=== WORKING DATA ===
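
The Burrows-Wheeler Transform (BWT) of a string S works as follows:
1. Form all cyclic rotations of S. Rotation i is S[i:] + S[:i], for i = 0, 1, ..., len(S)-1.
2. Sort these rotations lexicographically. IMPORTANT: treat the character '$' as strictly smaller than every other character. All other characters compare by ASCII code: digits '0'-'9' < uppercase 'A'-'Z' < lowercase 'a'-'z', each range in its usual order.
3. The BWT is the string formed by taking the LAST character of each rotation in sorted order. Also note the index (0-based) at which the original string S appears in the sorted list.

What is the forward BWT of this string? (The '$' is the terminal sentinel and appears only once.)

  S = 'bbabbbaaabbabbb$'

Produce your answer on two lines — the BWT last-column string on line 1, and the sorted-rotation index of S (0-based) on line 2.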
===
WHAT YOU ARE ASKED TO DO
Each line of the data must be returned exactly.

RESPONSE AREA
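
The Burrows-Wheeler Transform (BWT) of a string S works as follows:
1. Form all cyclic rotations of S. Rotation i is S[i:] + S[:i], for i = 0, 1, ..., len(S)-1.
2. Sort these rotations lexicographically. IMPORTANT: treat the character '$' as strictly smaller than every other character. All other characters compare by ASCII code: digits '0'-'9' < uppercase 'A'-'Z' < lowercase 'a'-'z', each range in its usual order.
3. The BWT is the string formed by taking the LAST character of each rotation in sorted order. Also note the index (0-based) at which the original string S appears in the sorted list.

What is the forward BWT of this string? (The '$' is the terminal sentinel and appears only once.)

  S = 'bbabbbaaabbabbb$'

Produce your answer on two lines — the BWT last-column string on line 1, and the sorted-rotation index of S (0-based) on line 2.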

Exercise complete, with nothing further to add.